### [YOUR INSTRUCTIONS]
Scan the records for the string "Answer" and state how many lines contain it, using the number alone.

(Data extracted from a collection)
====================

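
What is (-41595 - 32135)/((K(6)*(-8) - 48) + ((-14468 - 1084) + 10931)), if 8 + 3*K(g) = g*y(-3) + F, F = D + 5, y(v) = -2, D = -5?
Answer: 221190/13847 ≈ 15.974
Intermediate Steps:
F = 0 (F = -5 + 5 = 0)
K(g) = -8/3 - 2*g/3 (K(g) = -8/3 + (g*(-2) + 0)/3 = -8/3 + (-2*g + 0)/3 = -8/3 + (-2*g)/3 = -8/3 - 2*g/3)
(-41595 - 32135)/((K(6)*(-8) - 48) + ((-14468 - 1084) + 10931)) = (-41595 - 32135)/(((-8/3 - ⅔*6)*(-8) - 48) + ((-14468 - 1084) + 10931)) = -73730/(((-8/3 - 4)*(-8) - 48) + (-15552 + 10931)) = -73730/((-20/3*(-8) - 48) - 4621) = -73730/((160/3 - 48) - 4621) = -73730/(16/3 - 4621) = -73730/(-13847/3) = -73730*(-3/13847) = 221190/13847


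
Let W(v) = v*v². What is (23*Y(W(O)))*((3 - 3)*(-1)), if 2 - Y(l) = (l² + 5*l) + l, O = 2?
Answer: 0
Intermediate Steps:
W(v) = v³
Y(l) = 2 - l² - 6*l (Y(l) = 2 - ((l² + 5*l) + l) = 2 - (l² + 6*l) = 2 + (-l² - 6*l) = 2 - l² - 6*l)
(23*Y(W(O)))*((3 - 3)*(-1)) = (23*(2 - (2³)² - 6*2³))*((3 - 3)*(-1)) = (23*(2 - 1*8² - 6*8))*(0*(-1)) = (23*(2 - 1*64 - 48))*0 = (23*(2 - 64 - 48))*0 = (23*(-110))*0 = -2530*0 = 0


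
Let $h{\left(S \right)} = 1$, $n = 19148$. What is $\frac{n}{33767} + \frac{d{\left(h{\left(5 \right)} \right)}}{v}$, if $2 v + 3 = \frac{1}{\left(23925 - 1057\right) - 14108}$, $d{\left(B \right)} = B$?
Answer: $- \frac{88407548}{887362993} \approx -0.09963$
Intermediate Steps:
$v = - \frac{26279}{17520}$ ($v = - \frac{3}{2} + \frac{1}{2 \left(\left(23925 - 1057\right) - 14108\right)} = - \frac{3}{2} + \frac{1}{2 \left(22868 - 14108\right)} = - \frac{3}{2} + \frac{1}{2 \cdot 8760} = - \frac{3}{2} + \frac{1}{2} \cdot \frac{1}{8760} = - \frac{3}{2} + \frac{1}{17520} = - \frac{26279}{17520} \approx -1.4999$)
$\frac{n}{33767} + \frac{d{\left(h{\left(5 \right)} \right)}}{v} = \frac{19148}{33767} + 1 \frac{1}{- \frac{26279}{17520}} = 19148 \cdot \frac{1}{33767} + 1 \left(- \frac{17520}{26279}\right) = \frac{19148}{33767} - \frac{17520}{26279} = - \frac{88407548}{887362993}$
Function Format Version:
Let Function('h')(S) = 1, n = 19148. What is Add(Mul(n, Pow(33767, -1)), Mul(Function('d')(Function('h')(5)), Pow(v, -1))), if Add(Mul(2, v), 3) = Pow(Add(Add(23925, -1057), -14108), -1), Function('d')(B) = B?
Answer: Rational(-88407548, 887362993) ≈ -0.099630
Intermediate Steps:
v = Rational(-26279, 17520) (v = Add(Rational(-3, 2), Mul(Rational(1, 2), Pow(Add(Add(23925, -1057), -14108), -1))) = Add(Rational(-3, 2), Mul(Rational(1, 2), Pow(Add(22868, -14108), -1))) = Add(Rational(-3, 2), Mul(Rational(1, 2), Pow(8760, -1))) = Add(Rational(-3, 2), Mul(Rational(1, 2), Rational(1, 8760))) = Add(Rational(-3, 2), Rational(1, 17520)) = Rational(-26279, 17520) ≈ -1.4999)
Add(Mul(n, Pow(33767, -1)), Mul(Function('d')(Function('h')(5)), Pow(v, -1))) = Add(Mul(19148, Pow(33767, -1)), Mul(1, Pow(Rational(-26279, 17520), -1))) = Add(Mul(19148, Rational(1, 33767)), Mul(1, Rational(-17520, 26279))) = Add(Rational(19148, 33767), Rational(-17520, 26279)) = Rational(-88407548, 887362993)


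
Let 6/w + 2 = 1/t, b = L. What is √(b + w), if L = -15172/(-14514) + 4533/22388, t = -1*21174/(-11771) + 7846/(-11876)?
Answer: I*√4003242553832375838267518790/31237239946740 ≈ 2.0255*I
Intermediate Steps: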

====================

### [SOLUTION]
5